Data extracted from a collection
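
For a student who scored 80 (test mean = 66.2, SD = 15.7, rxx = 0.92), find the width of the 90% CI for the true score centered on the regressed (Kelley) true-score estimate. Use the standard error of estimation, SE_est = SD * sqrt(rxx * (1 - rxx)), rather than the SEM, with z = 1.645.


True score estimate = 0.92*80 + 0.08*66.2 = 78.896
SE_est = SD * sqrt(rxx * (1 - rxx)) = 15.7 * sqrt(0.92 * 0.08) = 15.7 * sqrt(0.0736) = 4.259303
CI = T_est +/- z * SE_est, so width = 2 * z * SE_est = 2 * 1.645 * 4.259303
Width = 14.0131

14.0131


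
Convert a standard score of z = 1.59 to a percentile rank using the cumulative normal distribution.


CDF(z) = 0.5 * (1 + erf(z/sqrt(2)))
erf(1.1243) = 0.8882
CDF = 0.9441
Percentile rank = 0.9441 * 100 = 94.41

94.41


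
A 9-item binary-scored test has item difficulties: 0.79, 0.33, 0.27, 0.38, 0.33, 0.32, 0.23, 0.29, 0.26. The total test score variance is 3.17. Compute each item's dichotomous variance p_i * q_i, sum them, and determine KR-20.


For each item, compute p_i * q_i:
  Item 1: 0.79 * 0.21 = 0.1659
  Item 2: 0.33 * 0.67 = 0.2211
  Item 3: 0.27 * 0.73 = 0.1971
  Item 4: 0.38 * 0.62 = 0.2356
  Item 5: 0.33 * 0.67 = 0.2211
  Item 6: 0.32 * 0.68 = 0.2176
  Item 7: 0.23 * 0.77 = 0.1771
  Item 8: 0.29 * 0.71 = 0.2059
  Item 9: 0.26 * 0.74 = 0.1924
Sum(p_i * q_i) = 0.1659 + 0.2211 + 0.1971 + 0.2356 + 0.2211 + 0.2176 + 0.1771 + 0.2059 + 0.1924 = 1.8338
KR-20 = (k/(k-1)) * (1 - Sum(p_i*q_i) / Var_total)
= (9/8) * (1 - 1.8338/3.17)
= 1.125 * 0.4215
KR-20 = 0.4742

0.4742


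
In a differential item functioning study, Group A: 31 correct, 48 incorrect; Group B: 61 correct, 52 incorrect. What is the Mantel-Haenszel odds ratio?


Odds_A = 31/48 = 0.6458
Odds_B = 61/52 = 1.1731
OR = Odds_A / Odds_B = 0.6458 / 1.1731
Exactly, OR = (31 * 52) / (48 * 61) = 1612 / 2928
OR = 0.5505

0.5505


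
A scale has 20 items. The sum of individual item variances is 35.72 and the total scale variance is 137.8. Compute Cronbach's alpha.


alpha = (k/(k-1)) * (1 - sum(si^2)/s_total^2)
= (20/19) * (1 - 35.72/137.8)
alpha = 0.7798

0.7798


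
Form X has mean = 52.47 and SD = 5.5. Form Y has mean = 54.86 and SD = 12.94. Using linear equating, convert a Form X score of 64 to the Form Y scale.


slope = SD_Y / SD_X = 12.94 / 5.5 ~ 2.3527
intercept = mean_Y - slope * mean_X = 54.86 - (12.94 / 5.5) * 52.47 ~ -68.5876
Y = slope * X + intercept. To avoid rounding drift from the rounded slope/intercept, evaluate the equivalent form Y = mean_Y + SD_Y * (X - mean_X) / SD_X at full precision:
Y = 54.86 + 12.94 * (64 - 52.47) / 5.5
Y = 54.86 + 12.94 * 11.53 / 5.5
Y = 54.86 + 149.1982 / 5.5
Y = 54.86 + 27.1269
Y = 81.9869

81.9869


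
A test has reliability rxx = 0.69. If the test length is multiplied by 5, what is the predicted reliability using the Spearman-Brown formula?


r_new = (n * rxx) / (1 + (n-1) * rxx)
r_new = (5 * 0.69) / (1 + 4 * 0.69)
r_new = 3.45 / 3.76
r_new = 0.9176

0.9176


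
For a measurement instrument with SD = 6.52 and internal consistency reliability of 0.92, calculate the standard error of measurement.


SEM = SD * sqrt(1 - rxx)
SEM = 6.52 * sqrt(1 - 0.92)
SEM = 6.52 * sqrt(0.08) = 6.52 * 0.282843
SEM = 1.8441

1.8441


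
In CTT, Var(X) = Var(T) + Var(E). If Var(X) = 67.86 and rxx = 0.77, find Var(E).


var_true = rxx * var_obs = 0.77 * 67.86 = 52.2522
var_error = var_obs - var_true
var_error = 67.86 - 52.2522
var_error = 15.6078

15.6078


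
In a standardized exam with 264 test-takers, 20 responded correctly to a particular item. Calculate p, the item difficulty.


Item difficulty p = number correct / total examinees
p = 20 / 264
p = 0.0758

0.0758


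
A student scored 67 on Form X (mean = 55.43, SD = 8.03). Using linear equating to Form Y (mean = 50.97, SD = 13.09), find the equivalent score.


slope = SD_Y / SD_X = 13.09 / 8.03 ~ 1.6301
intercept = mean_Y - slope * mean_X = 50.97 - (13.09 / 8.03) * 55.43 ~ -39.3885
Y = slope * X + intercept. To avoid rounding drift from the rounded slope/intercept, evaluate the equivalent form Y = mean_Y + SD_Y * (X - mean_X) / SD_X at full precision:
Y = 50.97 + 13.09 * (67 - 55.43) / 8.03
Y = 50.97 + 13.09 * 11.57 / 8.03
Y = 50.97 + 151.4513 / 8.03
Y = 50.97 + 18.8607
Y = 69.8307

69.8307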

Description of the task
Your answer should consist of every entry, repeated exactly.

Output below
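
For a student who scored 80 (test mean = 66.2, SD = 15.7, rxx = 0.92), find the width of the 90% CI for the true score centered on the regressed (Kelley) true-score estimate. Use the standard error of estimation, SE_est = SD * sqrt(rxx * (1 - rxx)), rather than the SEM, with z = 1.645.


True score estimate = 0.92*80 + 0.08*66.2 = 78.896
SE_est = SD * sqrt(rxx * (1 - rxx)) = 15.7 * sqrt(0.92 * 0.08) = 15.7 * sqrt(0.0736) = 4.259303
CI = T_est +/- z * SE_est, so width = 2 * z * SE_est = 2 * 1.645 * 4.259303
Width = 14.0131

14.0131


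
Convert a standard score of z = 1.59 to a percentile rank using the cumulative normal distribution.


CDF(z) = 0.5 * (1 + erf(z/sqrt(2)))
erf(1.1243) = 0.8882
CDF = 0.9441
Percentile rank = 0.9441 * 100 = 94.41

94.41


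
A 9-item binary-scored test has item difficulties: 0.79, 0.33, 0.27, 0.38, 0.33, 0.32, 0.23, 0.29, 0.26. The total test score variance is 3.17. Compute each item's dichotomous variance p_i * q_i, sum them, and determine KR-20.


For each item, compute p_i * q_i:
  Item 1: 0.79 * 0.21 = 0.1659
  Item 2: 0.33 * 0.67 = 0.2211
  Item 3: 0.27 * 0.73 = 0.1971
  Item 4: 0.38 * 0.62 = 0.2356
  Item 5: 0.33 * 0.67 = 0.2211
  Item 6: 0.32 * 0.68 = 0.2176
  Item 7: 0.23 * 0.77 = 0.1771
  Item 8: 0.29 * 0.71 = 0.2059
  Item 9: 0.26 * 0.74 = 0.1924
Sum(p_i * q_i) = 0.1659 + 0.2211 + 0.1971 + 0.2356 + 0.2211 + 0.2176 + 0.1771 + 0.2059 + 0.1924 = 1.8338
KR-20 = (k/(k-1)) * (1 - Sum(p_i*q_i) / Var_total)
= (9/8) * (1 - 1.8338/3.17)
= 1.125 * 0.4215
KR-20 = 0.4742

0.4742


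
In a differential item functioning study, Group A: 31 correct, 48 incorrect; Group B: 61 correct, 52 incorrect. What is the Mantel-Haenszel odds ratio?


Odds_A = 31/48 = 0.6458
Odds_B = 61/52 = 1.1731
OR = Odds_A / Odds_B = 0.6458 / 1.1731
Exactly, OR = (31 * 52) / (48 * 61) = 1612 / 2928
OR = 0.5505

0.5505


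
A scale has 20 items. The sum of individual item variances is 35.72 and the total scale variance is 137.8. Compute Cronbach's alpha.


alpha = (k/(k-1)) * (1 - sum(si^2)/s_total^2)
= (20/19) * (1 - 35.72/137.8)
alpha = 0.7798

0.7798


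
Form X has mean = 52.47 and SD = 5.5. Form Y has mean = 54.86 and SD = 12.94. Using linear equating, convert a Form X score of 64 to the Form Y scale.


slope = SD_Y / SD_X = 12.94 / 5.5 ~ 2.3527
intercept = mean_Y - slope * mean_X = 54.86 - (12.94 / 5.5) * 52.47 ~ -68.5876
Y = slope * X + intercept. To avoid rounding drift from the rounded slope/intercept, evaluate the equivalent form Y = mean_Y + SD_Y * (X - mean_X) / SD_X at full precision:
Y = 54.86 + 12.94 * (64 - 52.47) / 5.5
Y = 54.86 + 12.94 * 11.53 / 5.5
Y = 54.86 + 149.1982 / 5.5
Y = 54.86 + 27.1269
Y = 81.9869

81.9869


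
A test has reliability rxx = 0.69. If the test length is multiplied by 5, what is the predicted reliability using the Spearman-Brown formula?


r_new = (n * rxx) / (1 + (n-1) * rxx)
r_new = (5 * 0.69) / (1 + 4 * 0.69)
r_new = 3.45 / 3.76
r_new = 0.9176

0.9176


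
For a measurement instrument with SD = 6.52 and internal consistency reliability of 0.92, calculate the standard error of measurement.


SEM = SD * sqrt(1 - rxx)
SEM = 6.52 * sqrt(1 - 0.92)
SEM = 6.52 * sqrt(0.08) = 6.52 * 0.282843
SEM = 1.8441

1.8441


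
In CTT, Var(X) = Var(T) + Var(E). If Var(X) = 67.86 and rxx = 0.77, find Var(E).


var_true = rxx * var_obs = 0.77 * 67.86 = 52.2522
var_error = var_obs - var_true
var_error = 67.86 - 52.2522
var_error = 15.6078

15.6078


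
In a standardized exam with 264 test-takers, 20 responded correctly to a particular item. Calculate p, the item difficulty.


Item difficulty p = number correct / total examinees
p = 20 / 264
p = 0.0758

0.0758


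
A student scored 67 on Form X (mean = 55.43, SD = 8.03). Using linear equating to Form Y (mean = 50.97, SD = 13.09), find the equivalent score.


slope = SD_Y / SD_X = 13.09 / 8.03 ~ 1.6301
intercept = mean_Y - slope * mean_X = 50.97 - (13.09 / 8.03) * 55.43 ~ -39.3885
Y = slope * X + intercept. To avoid rounding drift from the rounded slope/intercept, evaluate the equivalent form Y = mean_Y + SD_Y * (X - mean_X) / SD_X at full precision:
Y = 50.97 + 13.09 * (67 - 55.43) / 8.03
Y = 50.97 + 13.09 * 11.57 / 8.03
Y = 50.97 + 151.4513 / 8.03
Y = 50.97 + 18.8607
Y = 69.8307

69.8307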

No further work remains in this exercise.